» WHAT NEEDS TO BE DONE:
Starting at the first line and ending at the last, reproduce the records below exactly.

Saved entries
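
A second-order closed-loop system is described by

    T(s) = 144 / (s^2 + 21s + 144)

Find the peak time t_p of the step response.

Comparing s^2 + 21s + 144 to s^2 + 2ζωₙs + ωₙ²: ωₙ = 12 rad/s and ζ = 21/(2·12) = 0.875.
ζωₙ = 21/2 = 10.5, so ω_d = ωₙ√(1−ζ²) = √(ωₙ² − (ζωₙ)²) = √(144 − 10.5²) = √33.75 ≈ 5.809 rad/s.
t_p = π/ω_d = π/5.809 ≈ 0.5408 s.

t_p ≈ 0.5408 s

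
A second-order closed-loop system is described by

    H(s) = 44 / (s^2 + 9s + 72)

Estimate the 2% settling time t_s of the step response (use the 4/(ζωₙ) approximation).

Comparing s^2 + 9s + 72 to s^2 + 2ζωₙs + ωₙ²: ωₙ = √72 ≈ 8.485 rad/s and ζ = 9/(2·√72) ≈ 0.5303.
ζωₙ = 9/2 = 4.5, so t_s ≈ 4/(ζωₙ) = 4/4.5 ≈ 0.8889 s.

t_s ≈ 0.8889 s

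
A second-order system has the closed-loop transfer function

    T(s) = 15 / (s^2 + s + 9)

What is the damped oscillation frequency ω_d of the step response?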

» RESPONSE TO THIS EXERCISE:
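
A second-order closed-loop system is described by

    T(s) = 144 / (s^2 + 21s + 144)

Find the peak time t_p of the step response.

Comparing s^2 + 21s + 144 to s^2 + 2ζωₙs + ωₙ²: ωₙ = 12 rad/s and ζ = 21/(2·12) = 0.875.
ζωₙ = 21/2 = 10.5, so ω_d = ωₙ√(1−ζ²) = √(ωₙ² − (ζωₙ)²) = √(144 − 10.5²) = √33.75 ≈ 5.809 rad/s.
t_p = π/ω_d = π/5.809 ≈ 0.5408 s.

t_p ≈ 0.5408 s

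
A second-order closed-loop system is described by

    H(s) = 44 / (s^2 + 9s + 72)

Estimate the 2% settling time t_s of the step response (use the 4/(ζωₙ) approximation).

Comparing s^2 + 9s + 72 to s^2 + 2ζωₙs + ωₙ²: ωₙ = √72 ≈ 8.485 rad/s and ζ = 9/(2·√72) ≈ 0.5303.
ζωₙ = 9/2 = 4.5, so t_s ≈ 4/(ζωₙ) = 4/4.5 ≈ 0.8889 s.

t_s ≈ 0.8889 s

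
A second-order system has the closed-loop transfer function

    T(s) = 15 / (s^2 + s + 9)

What is the damped oscillation frequency ω_d of the step response?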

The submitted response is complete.